_TASK DETAILS_
Quote exactly and only this range of lines in the data below: the line that holds "- The reserve requirement is 14.9%." to the line that holds "- The required reserve ratio on", both included.

_Source records_

----------------

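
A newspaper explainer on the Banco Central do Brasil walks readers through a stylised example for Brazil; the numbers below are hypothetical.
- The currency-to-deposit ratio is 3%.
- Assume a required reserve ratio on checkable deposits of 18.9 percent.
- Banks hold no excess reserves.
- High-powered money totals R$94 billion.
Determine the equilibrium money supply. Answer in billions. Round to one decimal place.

The money multiplier is m = (1 + c) / (rr + c) = (1 + 0.03) / (0.189 + 0.03) ≈ 4.7032.
So M = m × MB = 4.7032 × 94 = 442.1008 billion.

R$442.1 billion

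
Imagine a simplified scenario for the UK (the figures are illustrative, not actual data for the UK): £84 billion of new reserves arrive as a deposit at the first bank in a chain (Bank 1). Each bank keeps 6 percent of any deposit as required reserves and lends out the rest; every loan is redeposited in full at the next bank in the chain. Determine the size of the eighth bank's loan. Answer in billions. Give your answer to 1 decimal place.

Each bank lends a fraction (1 − rr) = 0.9400 of the deposit it receives, so Bank 8 receives 84·0.9400^7 and lends 84·0.9400^8 ≈ 51.2038 billion.

£51.2 billion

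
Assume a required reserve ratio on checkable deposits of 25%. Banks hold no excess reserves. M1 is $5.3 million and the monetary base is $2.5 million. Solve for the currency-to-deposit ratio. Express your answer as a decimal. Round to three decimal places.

0.420

Using m = M/MB = 5.3/2.5 = 2.120000. From m = (1 + c)/(c + rr + e), rearranging gives 1 + c = m·(c + rr + e), so c·(1 − m) = m·(rr + e) − 1.
Hence c = [m·(rr + e) − 1]/(1 − m) = [2.120000 × (0.25 + 0) − 1] / (1 − 2.120000) ≈ 0.419643.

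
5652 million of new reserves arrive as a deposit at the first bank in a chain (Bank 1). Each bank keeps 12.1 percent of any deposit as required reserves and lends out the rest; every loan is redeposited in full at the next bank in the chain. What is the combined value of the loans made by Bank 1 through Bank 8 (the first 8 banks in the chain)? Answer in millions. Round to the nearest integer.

26426 million

Bank i lends (1 − rr)^i of the original deposit: Bank 1 lends 5652·0.8790 = 4968.1080, Bank 2 lends 5652·0.8790² ≈ 4366.9669, and so on.
Summing a geometric series: total = 5652·[0.8790·(1 − 0.8790^8) / (1 − 0.8790)] ≈ 26426.3070 million.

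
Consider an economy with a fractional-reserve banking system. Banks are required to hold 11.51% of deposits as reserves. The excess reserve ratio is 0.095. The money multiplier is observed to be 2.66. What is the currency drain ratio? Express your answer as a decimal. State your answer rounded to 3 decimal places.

0.266

Using m = 2.66. From m = (1 + c)/(c + rr + e), rearranging gives 1 + c = m·(c + rr + e), so c·(1 − m) = m·(rr + e) − 1.
Hence c = [m·(rr + e) − 1]/(1 − m) = [2.66 × (0.1151 + 0.095) − 1] / (1 − 2.66) ≈ 0.265743.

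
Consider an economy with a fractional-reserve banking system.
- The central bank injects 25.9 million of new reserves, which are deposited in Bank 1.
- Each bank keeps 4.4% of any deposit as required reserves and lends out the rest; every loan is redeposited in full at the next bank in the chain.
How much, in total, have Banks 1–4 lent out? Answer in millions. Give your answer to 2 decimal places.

92.69 million

Bank i lends (1 − rr)^i of the original deposit: Bank 1 lends 25.9·0.9560 = 24.7604, Bank 2 lends 25.9·0.9560² ≈ 23.6709, and so on.
Summing a geometric series: total = 25.9·[0.9560·(1 − 0.9560^4) / (1 − 0.9560)] ≈ 92.6945 million.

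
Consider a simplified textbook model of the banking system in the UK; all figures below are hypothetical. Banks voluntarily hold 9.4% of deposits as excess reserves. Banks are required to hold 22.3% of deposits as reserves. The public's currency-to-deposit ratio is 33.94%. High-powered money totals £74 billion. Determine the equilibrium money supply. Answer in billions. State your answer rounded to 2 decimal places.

£151.00 billion

The money multiplier is m = (1 + c) / (rr + e + c) = (1 + 0.3394) / (0.223 + 0.094 + 0.3394) ≈ 2.04052.
So M = m × MB = 2.04052 × 74 ≈ 150.9985 billion.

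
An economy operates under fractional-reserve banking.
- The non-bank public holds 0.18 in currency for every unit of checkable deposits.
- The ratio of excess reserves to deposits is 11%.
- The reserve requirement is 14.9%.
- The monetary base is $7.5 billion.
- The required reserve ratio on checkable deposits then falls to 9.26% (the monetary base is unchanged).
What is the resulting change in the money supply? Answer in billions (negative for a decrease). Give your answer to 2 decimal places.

$2.97 billion

Initially m₁ = (1 + 0.18) / (0.149 + 0.11 + 0.18) ≈ 2.6879, so M₁ = 2.6879 × 7.5 ≈ 20.1593 billion.
After the change m₂ = (1 + 0.18) / (0.0926 + 0.11 + 0.18) ≈ 3.0842, so M₂ = 3.0842 × 7.5 = 23.1315 billion.
ΔM = M₂ − M₁ = 23.1315 − 20.1593 = 2.9722 billion.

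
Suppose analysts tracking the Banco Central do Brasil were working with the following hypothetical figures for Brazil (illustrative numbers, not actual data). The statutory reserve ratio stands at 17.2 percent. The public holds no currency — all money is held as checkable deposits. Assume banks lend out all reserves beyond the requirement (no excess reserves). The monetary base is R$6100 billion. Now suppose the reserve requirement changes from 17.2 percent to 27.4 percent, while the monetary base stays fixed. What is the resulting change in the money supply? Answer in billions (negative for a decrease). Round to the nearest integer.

-13202 billion

Initially m₁ = 1 / (0.172) ≈ 5.81395, so M₁ = 5.81395 × 6100 = 35465.095 billion.
After the change m₂ = 1 / (0.274) ≈ 3.64964, so M₂ = 3.64964 × 6100 = 22262.804 billion.
ΔM = M₂ − M₁ = 22262.804 − 35465.095 = -13202.291 billion.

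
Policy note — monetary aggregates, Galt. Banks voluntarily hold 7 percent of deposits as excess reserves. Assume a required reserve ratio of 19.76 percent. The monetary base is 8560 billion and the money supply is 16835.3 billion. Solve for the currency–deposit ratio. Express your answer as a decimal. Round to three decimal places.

Using m = M/MB = 16835.3/8560 ≈ 1.966741. From m = (1 + c)/(c + rr + e), rearranging gives 1 + c = m·(c + rr + e), so c·(1 − m) = m·(rr + e) − 1.
Hence c = [m·(rr + e) − 1]/(1 − m) = [1.966741 × (0.1976 + 0.07) − 1] / (1 − 1.966741) ≈ 0.489997.

0.490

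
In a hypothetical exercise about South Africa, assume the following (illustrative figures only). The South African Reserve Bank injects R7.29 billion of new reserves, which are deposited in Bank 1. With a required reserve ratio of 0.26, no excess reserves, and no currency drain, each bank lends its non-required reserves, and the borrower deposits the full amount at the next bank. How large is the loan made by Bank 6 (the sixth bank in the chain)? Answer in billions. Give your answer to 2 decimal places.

Each bank lends a fraction (1 − rr) = 0.7400 of the deposit it receives, so Bank 6 receives 7.29·0.7400^5 and lends 7.29·0.7400^6 ≈ 1.1971 billion.

R1.20 billion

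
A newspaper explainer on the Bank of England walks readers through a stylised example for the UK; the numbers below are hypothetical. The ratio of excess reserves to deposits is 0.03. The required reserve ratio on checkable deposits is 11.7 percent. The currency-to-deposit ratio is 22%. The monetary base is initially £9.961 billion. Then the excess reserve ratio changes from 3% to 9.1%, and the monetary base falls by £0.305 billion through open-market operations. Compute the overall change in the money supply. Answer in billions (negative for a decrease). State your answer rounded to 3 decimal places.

-5.589 billion

Before: m₁ = (1 + 0.22) / (0.117 + 0.03 + 0.22) ≈ 3.32425, MB₁ = 9.961, so M₁ = 3.32425 × 9.961 ≈ 33.1129 billion.
After: m₂ = (1 + 0.22) / (0.117 + 0.091 + 0.22) ≈ 2.85047, MB₂ = 9.961 − 0.305 = 9.656, so M₂ = 2.85047 × 9.656 ≈ 27.5241 billion.
ΔM = M₂ − M₁ = 27.5241 − 33.1129 = -5.5888 billion.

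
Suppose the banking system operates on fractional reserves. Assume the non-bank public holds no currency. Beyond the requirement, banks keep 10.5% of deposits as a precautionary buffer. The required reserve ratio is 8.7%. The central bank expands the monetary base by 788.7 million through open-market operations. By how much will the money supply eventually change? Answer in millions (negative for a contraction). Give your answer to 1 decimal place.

The money multiplier is m = 1 / (rr + e) = 1 / (0.087 + 0.105) ≈ 5.20833.
The purchase adds 788.7 million of base, so ΔM = m × ΔMB = 5.20833 × (+788.7) ≈ 4107.8099 million.

4107.8 million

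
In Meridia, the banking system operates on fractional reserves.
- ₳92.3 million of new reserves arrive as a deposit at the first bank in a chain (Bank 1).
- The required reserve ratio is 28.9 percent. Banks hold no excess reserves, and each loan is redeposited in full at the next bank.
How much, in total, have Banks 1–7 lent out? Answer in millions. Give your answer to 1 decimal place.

₳206.2 million

Bank i lends (1 − rr)^i of the original deposit: Bank 1 lends 92.3·0.7110 = 65.6253, Bank 2 lends 92.3·0.7110² ≈ 46.6596, and so on.
Summing a geometric series: total = 92.3·[0.7110·(1 − 0.7110^7) / (1 − 0.7110)] ≈ 206.2197 million.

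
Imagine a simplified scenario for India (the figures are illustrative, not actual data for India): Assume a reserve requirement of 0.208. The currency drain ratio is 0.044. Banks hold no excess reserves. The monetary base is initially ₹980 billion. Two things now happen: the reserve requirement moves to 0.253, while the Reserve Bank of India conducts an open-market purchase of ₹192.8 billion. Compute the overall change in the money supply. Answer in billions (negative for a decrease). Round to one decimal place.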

----------------

_RESPONSE TO THE EXERCISE_
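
- The reserve requirement is 14.9%.
- The monetary base is $7.5 billion.
- The required reserve ratio on checkable deposits then falls to 9.26% (the monetary base is unchanged).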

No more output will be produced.